Dataset entries
◇ ◇ ◇ ◇

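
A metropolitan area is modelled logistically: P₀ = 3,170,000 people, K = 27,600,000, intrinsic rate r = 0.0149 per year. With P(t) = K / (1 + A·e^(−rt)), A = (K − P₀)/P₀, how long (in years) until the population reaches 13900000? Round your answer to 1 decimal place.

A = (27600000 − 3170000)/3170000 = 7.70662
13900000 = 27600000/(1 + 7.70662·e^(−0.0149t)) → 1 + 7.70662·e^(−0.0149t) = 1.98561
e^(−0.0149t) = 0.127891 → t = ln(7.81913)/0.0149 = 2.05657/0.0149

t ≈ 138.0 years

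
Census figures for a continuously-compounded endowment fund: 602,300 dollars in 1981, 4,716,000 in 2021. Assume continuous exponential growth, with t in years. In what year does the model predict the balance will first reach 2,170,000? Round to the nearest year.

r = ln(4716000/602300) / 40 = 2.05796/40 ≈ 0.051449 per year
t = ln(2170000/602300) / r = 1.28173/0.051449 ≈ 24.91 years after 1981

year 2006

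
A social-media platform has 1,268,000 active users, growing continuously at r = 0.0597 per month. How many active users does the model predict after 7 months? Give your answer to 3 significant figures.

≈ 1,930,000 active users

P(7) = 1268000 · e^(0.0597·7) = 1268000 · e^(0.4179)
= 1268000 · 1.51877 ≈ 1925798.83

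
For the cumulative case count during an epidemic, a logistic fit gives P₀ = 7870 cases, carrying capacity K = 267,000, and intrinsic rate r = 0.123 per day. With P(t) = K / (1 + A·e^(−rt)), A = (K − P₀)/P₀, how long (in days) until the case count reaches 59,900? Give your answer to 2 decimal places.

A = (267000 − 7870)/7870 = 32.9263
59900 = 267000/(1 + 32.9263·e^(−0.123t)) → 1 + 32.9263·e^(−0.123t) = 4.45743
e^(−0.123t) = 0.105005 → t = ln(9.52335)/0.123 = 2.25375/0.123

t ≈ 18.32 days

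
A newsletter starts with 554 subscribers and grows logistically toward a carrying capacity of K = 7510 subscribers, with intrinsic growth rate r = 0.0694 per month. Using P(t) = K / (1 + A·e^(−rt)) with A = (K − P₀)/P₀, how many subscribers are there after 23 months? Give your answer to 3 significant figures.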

◇ ◇ ◇ ◇

TASK BRIEF: Your answer must be the records themselves, output again exactly.

SOLUTION:
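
A metropolitan area is modelled logistically: P₀ = 3,170,000 people, K = 27,600,000, intrinsic rate r = 0.0149 per year. With P(t) = K / (1 + A·e^(−rt)), A = (K − P₀)/P₀, how long (in years) until the population reaches 13900000? Round your answer to 1 decimal place.

A = (27600000 − 3170000)/3170000 = 7.70662
13900000 = 27600000/(1 + 7.70662·e^(−0.0149t)) → 1 + 7.70662·e^(−0.0149t) = 1.98561
e^(−0.0149t) = 0.127891 → t = ln(7.81913)/0.0149 = 2.05657/0.0149

t ≈ 138.0 years

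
Census figures for a continuously-compounded endowment fund: 602,300 dollars in 1981, 4,716,000 in 2021. Assume continuous exponential growth, with t in years. In what year does the model predict the balance will first reach 2,170,000? Round to the nearest year.

r = ln(4716000/602300) / 40 = 2.05796/40 ≈ 0.051449 per year
t = ln(2170000/602300) / r = 1.28173/0.051449 ≈ 24.91 years after 1981

year 2006

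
A social-media platform has 1,268,000 active users, growing continuously at r = 0.0597 per month. How many active users does the model predict after 7 months? Give your answer to 3 significant figures.

≈ 1,930,000 active users

P(7) = 1268000 · e^(0.0597·7) = 1268000 · e^(0.4179)
= 1268000 · 1.51877 ≈ 1925798.83

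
For the cumulative case count during an epidemic, a logistic fit gives P₀ = 7870 cases, carrying capacity K = 267,000, and intrinsic rate r = 0.123 per day. With P(t) = K / (1 + A·e^(−rt)), A = (K − P₀)/P₀, how long (in days) until the case count reaches 59,900? Give your answer to 2 decimal places.

A = (267000 − 7870)/7870 = 32.9263
59900 = 267000/(1 + 32.9263·e^(−0.123t)) → 1 + 32.9263·e^(−0.123t) = 4.45743
e^(−0.123t) = 0.105005 → t = ln(9.52335)/0.123 = 2.25375/0.123

t ≈ 18.32 days

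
A newsletter starts with 554 subscribers and grows logistically toward a carrying capacity of K = 7510 subscribers, with intrinsic growth rate r = 0.0694 per month. Using P(t) = K / (1 + A·e^(−rt)) with A = (K − P₀)/P₀, how many subscribers are there after 23 months? Give your answer to 3 significant figures.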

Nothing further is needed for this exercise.